● **TASK GOAL**
Among the entries that follow, the required portion opens with the line containing "1 | 7/2, 1/2 ⟩" and closes with the line containing "5/2, -1/2 | 2, 0 ⟩". Give that portion again exactly, and nothing else.

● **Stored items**
**********

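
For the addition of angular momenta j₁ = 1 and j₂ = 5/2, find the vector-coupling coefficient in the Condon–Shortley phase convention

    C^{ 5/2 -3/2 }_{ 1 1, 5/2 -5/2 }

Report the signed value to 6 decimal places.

+√(2/7) ≈ +0.534522

√[6·1!1!4!/7! · 2!0!0!5!1!4!] = √(1152/7)
  +(−1)^0/∏(0,1,0,0,1,4)! = 1/24  (running 1/24)
⟨..|..⟩ = √(1152/7)·(1/24) = +0.534522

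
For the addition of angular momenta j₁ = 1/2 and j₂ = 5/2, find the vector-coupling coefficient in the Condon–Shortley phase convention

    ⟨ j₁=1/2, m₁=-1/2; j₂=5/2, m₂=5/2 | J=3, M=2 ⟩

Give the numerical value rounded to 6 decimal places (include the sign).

triangle: 0!*1!*5!/7! = 120/5040
(j±m)!: 0!*1!*5!*0!*5!*1! = 14400
prefactor² = (2J+1)*Δ*N² = 2400
  k=0: +1/(0!*0!*1!*5!*0!*0!) = 1/120
Σ = 1/120  ⇒  CG² = 2400*1/120² = 1/6
CG = +√(1/6) = +0.408248

+√(1/6) = +0.408248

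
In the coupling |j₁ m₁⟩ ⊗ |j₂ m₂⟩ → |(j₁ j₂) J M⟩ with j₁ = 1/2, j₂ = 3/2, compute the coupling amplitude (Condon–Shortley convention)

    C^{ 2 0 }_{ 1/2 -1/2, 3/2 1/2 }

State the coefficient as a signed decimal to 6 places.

+0.707107

√[5·0!1!3!/5! · 0!1!2!1!2!2!] = √(2)
  +(−1)^0/∏(0,0,1,2,0,1)! = 1/2  (running 1/2)
⟨..|..⟩ = √(2)·(1/2) = +0.707107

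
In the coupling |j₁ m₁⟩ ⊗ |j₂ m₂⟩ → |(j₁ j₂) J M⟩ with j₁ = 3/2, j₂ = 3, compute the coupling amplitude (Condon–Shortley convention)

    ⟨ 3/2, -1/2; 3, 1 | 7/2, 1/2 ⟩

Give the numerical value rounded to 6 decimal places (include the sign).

triangle: 1!·2!·5!/9! = 240/362880
(j±m)!: 1!·2!·4!·2!·4!·3! = 13824
prefactor² = (2J+1)·Δ·N² = 512/7
  k=0: +1/(0!·1!·2!·4!·0!·1!) = 1/48
  k=1: −1/(1!·0!·1!·3!·1!·2!) = -1/12
Σ = -1/16  ⇒  CG² = 512/7·(-1/16)² = 2/7
CG = −√(2/7) = -0.534522

−√(2/7) ≈ -0.534522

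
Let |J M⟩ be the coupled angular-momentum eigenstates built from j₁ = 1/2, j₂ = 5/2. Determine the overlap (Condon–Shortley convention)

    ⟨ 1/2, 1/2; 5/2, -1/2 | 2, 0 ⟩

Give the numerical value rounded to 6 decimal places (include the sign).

+0.707107

triangle: 1!*0!*4!/6! = 24/720
(j±m)!: 1!*0!*2!*3!*2!*2! = 48
prefactor² = (2J+1)*Δ*N² = 8
  k=0: +1/(0!*1!*0!*2!*0!*2!) = 1/4
Σ = 1/4  ⇒  CG² = 8*1/4² = 1/2
CG = +√(1/2) = +0.707107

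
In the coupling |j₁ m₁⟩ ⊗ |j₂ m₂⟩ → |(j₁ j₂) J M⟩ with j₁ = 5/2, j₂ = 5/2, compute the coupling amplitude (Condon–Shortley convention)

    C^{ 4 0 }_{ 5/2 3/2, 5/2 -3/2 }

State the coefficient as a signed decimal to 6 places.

triangle: 1!×4!×4!/10! = 576/3628800
(j±m)!: 4!×1!×1!×4!×4!×4! = 331776
prefactor² = (2J+1)×Δ×N² = 82944/175
  k=0: +1/(0!×1!×1!×1!×3!×3!) = 1/36
  k=1: −1/(1!×0!×0!×0!×4!×4!) = -1/576
Σ = 5/192  ⇒  CG² = 82944/175×5/192² = 9/28
CG = +√(9/28) = +0.566947

+√(9/28) = +0.566947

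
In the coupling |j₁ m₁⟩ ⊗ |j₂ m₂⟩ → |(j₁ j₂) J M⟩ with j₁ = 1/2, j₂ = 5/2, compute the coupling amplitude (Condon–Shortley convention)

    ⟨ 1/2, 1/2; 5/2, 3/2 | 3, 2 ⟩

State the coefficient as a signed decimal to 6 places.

+√(5/6) = +0.912871

√[7·0!1!5!/7! · 1!0!4!1!5!1!] = √(480)
  +(−1)^0/∏(0,0,0,4,1,1)! = 1/24  (running 1/24)
⟨..|..⟩ = √(480)·(1/24) = +0.912871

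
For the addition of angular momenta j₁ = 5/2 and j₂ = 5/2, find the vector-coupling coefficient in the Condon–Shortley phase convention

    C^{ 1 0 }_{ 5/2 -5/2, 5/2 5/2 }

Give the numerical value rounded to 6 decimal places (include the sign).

j₁+j₂−J=4  J+j₁−j₂=1  J−j₁+j₂=1  j₁+j₂+J+1=7
(j₁±m₁, j₂±m₂, J±M) = (0,5,5,0,1,1)
P² = 1440/7
sum k=4..4:
  [4] +1/24 = 1/24
S = 1/24
C² = P²·S² = 5/14 ; C = +0.597614

+0.597614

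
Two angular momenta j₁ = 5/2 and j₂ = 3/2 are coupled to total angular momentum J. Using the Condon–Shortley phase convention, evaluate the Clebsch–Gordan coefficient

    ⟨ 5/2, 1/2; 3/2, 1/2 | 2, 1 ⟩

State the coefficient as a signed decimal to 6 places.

-0.545545

triangle: 2!×3!×1!/7! = 12/5040
(j±m)!: 3!×2!×2!×1!×3!×1! = 144
prefactor² = (2J+1)×Δ×N² = 12/7
  k=1: −1/(1!×1!×1!×1!×2!×0!) = -1/2
  k=2: +1/(2!×0!×0!×0!×3!×1!) = 1/12
Σ = -5/12  ⇒  CG² = 12/7×(-5/12)² = 25/84
CG = −√(25/84) = -0.545545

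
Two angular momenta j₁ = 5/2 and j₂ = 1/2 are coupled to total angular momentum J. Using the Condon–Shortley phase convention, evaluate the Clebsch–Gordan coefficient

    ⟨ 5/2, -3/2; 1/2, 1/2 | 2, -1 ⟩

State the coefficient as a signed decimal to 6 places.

−√(2/3) ≈ -0.816497

triangle: 1!*4!*0!/6! = 24/720
(j±m)!: 1!*4!*1!*0!*1!*3! = 144
prefactor² = (2J+1)*Δ*N² = 24
  k=1: −1/(1!*0!*3!*0!*1!*0!) = -1/6
Σ = -1/6  ⇒  CG² = 24*(-1/6)² = 2/3
CG = −√(2/3) = -0.816497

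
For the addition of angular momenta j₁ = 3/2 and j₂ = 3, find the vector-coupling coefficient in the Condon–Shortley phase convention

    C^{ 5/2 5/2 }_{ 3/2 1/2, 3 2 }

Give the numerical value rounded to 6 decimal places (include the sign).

triangle: 2!·1!·4!/8! = 48/40320
(j±m)!: 2!·1!·5!·1!·5!·0! = 28800
prefactor² = (2J+1)·Δ·N² = 1440/7
  k=1: −1/(1!·1!·0!·4!·1!·0!) = -1/24
Σ = -1/24  ⇒  CG² = 1440/7·(-1/24)² = 5/14
CG = −√(5/14) = -0.597614

-0.597614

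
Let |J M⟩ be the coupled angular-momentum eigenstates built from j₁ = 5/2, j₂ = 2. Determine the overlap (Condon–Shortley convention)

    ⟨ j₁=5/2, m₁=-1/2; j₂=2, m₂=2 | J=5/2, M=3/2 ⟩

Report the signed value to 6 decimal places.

+√(27/70) ≈ +0.621059

√[6·2!3!2!/8! · 2!3!4!0!4!1!] = √(864/35)
  +(−1)^2/∏(2,0,1,2,2,0)! = 1/8  (running 1/8)
⟨..|..⟩ = √(864/35)·(1/8) = +0.621059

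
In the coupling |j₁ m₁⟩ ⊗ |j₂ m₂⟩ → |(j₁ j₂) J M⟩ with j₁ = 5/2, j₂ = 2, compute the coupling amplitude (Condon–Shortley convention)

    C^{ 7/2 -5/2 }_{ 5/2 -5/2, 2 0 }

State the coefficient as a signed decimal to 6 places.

−√(10/21) = -0.690066

triangle: 1!·4!·3!/9! = 144/362880
(j±m)!: 0!·5!·2!·2!·1!·6! = 345600
prefactor² = (2J+1)·Δ·N² = 7680/7
  k=1: −1/(1!·0!·4!·1!·0!·2!) = -1/48
Σ = -1/48  ⇒  CG² = 7680/7·(-1/48)² = 10/21
CG = −√(10/21) = -0.690066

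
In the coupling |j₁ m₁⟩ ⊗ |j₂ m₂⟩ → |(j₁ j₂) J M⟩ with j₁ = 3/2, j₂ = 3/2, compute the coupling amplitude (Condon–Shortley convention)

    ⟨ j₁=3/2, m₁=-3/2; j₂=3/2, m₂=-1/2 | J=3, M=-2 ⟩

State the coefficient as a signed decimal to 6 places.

+0.707107

√[7·0!3!3!/7! · 0!3!1!2!1!5!] = √(72)
  +(−1)^0/∏(0,0,3,1,0,2)! = 1/12  (running 1/12)
⟨..|..⟩ = √(72)·(1/12) = +0.707107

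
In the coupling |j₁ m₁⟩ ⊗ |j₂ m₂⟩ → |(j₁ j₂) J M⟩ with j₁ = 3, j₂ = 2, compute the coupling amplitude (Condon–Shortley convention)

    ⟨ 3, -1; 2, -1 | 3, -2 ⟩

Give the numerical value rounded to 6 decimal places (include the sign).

j₁+j₂−J=2  J+j₁−j₂=4  J−j₁+j₂=2  j₁+j₂+J+1=9
(j₁±m₁, j₂±m₂, J±M) = (2,4,1,3,1,5)
P² = 64
sum k=0..1:
  [0] +1/48 = 1/48
  [1] −1/12 = -1/12
S = -1/16
C² = P²·S² = 1/4 ; C = -0.500000

-0.500000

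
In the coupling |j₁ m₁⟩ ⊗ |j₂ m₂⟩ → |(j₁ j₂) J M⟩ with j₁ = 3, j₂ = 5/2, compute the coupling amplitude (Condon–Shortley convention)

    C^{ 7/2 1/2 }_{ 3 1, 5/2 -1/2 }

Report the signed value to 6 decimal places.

triangle: 2!*4!*3!/10! = 288/3628800
(j±m)!: 4!*2!*2!*3!*4!*3! = 82944
prefactor² = (2J+1)*Δ*N² = 9216/175
  k=0: +1/(0!*2!*2!*2!*2!*1!) = 1/16
  k=1: −1/(1!*1!*1!*1!*3!*2!) = -1/12
  k=2: +1/(2!*0!*0!*0!*4!*3!) = 1/288
Σ = -5/288  ⇒  CG² = 9216/175*(-5/288)² = 1/63
CG = −√(1/63) = -0.125988

-0.125988  (= −√(1/63))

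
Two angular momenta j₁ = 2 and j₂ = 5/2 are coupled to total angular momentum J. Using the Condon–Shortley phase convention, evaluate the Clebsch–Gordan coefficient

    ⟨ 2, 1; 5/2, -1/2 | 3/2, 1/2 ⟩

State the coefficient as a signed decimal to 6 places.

j₁+j₂−J=3  J+j₁−j₂=1  J−j₁+j₂=2  j₁+j₂+J+1=7
(j₁±m₁, j₂±m₂, J±M) = (3,1,2,3,2,1)
P² = 48/35
sum k=0..1:
  [0] +1/12 = 1/12
  [1] −1/2 = -1/2
S = -5/12
C² = P²·S² = 5/21 ; C = -0.487950

-0.487950  (= −√(5/21))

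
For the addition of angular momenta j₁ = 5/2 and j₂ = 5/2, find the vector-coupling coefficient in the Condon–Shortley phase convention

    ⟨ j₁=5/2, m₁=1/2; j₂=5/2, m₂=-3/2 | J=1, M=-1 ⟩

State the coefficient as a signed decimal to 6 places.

−√(8/35) ≈ -0.478091

j₁+j₂−J=4  J+j₁−j₂=1  J−j₁+j₂=1  j₁+j₂+J+1=7
(j₁±m₁, j₂±m₂, J±M) = (3,2,1,4,0,2)
P² = 288/35
sum k=1..1:
  [1] −1/6 = -1/6
S = -1/6
C² = P²·S² = 8/35 ; C = -0.478091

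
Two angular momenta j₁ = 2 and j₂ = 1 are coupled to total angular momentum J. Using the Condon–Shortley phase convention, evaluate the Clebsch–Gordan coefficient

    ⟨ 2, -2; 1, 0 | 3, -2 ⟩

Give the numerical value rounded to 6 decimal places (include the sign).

√[7·0!4!2!/7! · 0!4!1!1!1!5!] = √(192)
  +(−1)^0/∏(0,0,4,1,0,1)! = 1/24  (running 1/24)
⟨..|..⟩ = √(192)·(1/24) = +0.577350

+0.577350  (= +√(1/3))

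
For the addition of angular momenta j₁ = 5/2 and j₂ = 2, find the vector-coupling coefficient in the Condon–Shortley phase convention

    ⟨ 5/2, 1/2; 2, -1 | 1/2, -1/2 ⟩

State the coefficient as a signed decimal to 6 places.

-0.365148  (= −√(2/15))

√[2·4!1!0!/6! · 3!2!1!3!0!1!] = √(24/5)
  +(−1)^1/∏(1,3,1,0,0,0)! = -1/6  (running -1/6)
⟨..|..⟩ = √(24/5)·(-1/6) = -0.365148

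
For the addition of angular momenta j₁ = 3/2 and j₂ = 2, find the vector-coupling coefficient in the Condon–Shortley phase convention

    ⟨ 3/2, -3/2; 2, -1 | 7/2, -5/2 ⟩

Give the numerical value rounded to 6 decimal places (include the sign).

√[8·0!3!4!/8! · 0!3!1!3!1!6!] = √(5184/7)
  +(−1)^0/∏(0,0,3,1,0,3)! = 1/36  (running 1/36)
⟨..|..⟩ = √(5184/7)·(1/36) = +0.755929

+√(4/7) ≈ +0.755929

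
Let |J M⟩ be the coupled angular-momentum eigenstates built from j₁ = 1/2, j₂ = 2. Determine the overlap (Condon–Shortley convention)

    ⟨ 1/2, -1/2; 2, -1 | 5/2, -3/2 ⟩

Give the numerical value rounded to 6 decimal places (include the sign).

+0.894427

√[6·0!1!4!/6! · 0!1!1!3!1!4!] = √(144/5)
  +(−1)^0/∏(0,0,1,1,0,3)! = 1/6  (running 1/6)
⟨..|..⟩ = √(144/5)·(1/6) = +0.894427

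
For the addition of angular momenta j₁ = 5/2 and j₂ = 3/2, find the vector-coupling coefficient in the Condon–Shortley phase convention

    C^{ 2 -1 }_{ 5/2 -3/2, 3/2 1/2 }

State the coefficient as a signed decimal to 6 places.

+√(1/42) ≈ +0.154303

triangle: 2!×3!×1!/7! = 12/5040
(j±m)!: 1!×4!×2!×1!×1!×3! = 288
prefactor² = (2J+1)×Δ×N² = 24/7
  k=1: −1/(1!×1!×3!×1!×0!×0!) = -1/6
  k=2: +1/(2!×0!×2!×0!×1!×1!) = 1/4
Σ = 1/12  ⇒  CG² = 24/7×1/12² = 1/42
CG = +√(1/42) = +0.154303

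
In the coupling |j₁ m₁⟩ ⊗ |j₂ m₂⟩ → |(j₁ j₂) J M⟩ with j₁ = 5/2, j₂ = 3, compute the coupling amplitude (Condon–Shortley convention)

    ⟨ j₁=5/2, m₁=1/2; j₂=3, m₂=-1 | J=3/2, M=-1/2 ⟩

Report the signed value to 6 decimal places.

j₁+j₂−J=4  J+j₁−j₂=1  J−j₁+j₂=2  j₁+j₂+J+1=8
(j₁±m₁, j₂±m₂, J±M) = (3,2,2,4,1,2)
P² = 192/35
sum k=1..2:
  [1] −1/6 = -1/6
  [2] +1/8 = 1/8
S = -1/24
C² = P²·S² = 1/105 ; C = -0.097590

-0.097590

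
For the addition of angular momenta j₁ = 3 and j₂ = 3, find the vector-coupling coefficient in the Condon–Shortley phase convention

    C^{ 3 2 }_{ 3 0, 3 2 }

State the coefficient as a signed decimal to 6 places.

√[7·3!3!3!/10! · 3!3!5!1!5!1!] = √(216)
  +(−1)^2/∏(2,1,1,3,2,0)! = 1/24  (running 1/24)
  +(−1)^3/∏(3,0,0,2,3,1)! = -1/72  (running 1/36)
⟨..|..⟩ = √(216)·(1/36) = +0.408248

+0.408248  (= +√(1/6))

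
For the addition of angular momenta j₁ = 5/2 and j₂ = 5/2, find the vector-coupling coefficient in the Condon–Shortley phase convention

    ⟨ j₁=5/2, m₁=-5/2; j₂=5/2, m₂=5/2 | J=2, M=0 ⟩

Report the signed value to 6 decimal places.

-0.545545

j₁+j₂−J=3  J+j₁−j₂=2  J−j₁+j₂=2  j₁+j₂+J+1=8
(j₁±m₁, j₂±m₂, J±M) = (0,5,5,0,2,2)
P² = 1200/7
sum k=3..3:
  [3] −1/24 = -1/24
S = -1/24
C² = P²·S² = 25/84 ; C = -0.545545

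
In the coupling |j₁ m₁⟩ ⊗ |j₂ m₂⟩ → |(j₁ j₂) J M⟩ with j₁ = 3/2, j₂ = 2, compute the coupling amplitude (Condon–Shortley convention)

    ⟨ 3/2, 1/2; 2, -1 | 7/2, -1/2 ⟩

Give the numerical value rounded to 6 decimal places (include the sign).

triangle: 0!*3!*4!/8! = 144/40320
(j±m)!: 2!*1!*1!*3!*3!*4! = 1728
prefactor² = (2J+1)*Δ*N² = 1728/35
  k=0: +1/(0!*0!*1!*1!*2!*3!) = 1/12
Σ = 1/12  ⇒  CG² = 1728/35*1/12² = 12/35
CG = +√(12/35) = +0.585540

+√(12/35) ≈ +0.585540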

**********

● **OUTPUT BELOW**
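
    ⟨ 3/2, -1/2; 3, 1 | 7/2, 1/2 ⟩

Give the numerical value rounded to 6 decimal places (include the sign).

triangle: 1!·2!·5!/9! = 240/362880
(j±m)!: 1!·2!·4!·2!·4!·3! = 13824
prefactor² = (2J+1)·Δ·N² = 512/7
  k=0: +1/(0!·1!·2!·4!·0!·1!) = 1/48
  k=1: −1/(1!·0!·1!·3!·1!·2!) = -1/12
Σ = -1/16  ⇒  CG² = 512/7·(-1/16)² = 2/7
CG = −√(2/7) = -0.534522

−√(2/7) ≈ -0.534522

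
Let |J M⟩ be the coupled angular-momentum eigenstates built from j₁ = 1/2, j₂ = 5/2. Determine the overlap (Condon–Shortley convention)

    ⟨ 1/2, 1/2; 5/2, -1/2 | 2, 0 ⟩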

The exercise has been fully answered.